BEGIN Data shown

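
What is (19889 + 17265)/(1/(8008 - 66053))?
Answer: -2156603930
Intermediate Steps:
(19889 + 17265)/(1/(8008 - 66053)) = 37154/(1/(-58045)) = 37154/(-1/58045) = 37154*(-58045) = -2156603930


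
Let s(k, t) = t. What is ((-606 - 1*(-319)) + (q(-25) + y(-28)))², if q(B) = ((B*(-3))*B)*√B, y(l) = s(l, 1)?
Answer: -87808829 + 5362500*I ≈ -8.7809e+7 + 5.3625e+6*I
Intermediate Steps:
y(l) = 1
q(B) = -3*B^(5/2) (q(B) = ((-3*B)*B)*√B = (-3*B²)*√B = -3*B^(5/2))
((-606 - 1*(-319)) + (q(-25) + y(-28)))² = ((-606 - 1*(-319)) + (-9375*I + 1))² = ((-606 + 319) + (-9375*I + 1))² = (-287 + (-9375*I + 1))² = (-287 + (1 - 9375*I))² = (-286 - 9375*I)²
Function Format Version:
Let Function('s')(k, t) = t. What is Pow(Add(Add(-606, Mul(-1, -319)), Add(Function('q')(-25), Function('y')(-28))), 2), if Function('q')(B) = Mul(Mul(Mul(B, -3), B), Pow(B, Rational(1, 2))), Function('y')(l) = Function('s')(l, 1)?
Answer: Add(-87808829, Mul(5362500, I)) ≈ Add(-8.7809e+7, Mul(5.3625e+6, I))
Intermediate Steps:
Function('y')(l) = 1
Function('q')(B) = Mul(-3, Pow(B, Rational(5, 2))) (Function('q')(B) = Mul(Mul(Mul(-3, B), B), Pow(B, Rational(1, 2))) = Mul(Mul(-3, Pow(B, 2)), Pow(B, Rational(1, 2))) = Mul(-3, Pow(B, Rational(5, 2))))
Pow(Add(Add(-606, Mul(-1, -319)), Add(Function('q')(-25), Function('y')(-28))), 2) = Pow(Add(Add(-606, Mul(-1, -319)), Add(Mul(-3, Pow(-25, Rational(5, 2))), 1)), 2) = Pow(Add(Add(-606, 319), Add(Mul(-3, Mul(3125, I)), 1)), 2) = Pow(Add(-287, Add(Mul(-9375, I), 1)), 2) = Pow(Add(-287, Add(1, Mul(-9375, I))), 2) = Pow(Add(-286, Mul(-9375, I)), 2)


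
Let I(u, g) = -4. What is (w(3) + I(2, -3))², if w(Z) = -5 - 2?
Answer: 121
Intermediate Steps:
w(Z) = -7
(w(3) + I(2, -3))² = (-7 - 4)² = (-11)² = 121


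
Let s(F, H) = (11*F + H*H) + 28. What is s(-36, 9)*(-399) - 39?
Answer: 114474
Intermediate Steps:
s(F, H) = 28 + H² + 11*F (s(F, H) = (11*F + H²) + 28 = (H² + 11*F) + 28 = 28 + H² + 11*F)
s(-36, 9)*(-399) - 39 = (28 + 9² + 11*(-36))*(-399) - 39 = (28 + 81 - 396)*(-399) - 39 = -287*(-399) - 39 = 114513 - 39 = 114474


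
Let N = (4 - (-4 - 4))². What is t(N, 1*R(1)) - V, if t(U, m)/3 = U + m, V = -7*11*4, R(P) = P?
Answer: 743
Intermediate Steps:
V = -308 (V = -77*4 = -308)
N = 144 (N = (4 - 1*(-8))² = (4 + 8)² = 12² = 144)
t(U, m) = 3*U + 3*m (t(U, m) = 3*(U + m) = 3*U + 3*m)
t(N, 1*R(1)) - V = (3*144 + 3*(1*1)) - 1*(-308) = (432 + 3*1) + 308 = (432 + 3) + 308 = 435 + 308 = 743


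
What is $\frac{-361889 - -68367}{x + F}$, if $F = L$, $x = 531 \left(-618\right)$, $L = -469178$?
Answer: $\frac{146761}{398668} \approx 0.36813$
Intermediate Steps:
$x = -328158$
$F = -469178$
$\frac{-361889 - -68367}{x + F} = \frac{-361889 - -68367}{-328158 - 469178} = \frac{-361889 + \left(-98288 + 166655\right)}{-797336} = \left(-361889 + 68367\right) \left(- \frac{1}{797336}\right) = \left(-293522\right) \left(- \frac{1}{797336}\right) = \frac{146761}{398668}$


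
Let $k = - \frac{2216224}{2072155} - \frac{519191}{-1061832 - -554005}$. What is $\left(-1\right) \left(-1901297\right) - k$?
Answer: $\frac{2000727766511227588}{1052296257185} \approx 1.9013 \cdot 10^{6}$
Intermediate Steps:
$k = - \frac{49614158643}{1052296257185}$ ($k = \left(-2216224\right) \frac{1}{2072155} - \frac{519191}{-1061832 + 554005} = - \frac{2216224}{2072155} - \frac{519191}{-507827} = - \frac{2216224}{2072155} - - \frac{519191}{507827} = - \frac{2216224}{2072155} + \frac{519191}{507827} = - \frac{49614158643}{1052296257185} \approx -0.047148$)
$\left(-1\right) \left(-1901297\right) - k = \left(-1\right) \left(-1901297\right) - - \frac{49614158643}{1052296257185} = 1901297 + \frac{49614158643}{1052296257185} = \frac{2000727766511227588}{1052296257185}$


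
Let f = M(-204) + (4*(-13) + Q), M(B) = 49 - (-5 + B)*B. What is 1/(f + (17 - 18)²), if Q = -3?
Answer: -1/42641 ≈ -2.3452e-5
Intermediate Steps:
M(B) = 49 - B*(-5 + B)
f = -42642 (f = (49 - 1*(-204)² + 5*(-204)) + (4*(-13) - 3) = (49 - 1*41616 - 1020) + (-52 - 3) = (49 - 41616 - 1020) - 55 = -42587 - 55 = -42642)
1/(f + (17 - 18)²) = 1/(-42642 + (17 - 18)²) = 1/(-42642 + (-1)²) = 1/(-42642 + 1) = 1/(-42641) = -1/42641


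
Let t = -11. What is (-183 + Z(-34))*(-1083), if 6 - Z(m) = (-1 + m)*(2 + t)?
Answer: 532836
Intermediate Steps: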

END Data shown

Assignment
The total, and nothing more: how many lines in the entries contain "Answer"?

Exercise response
10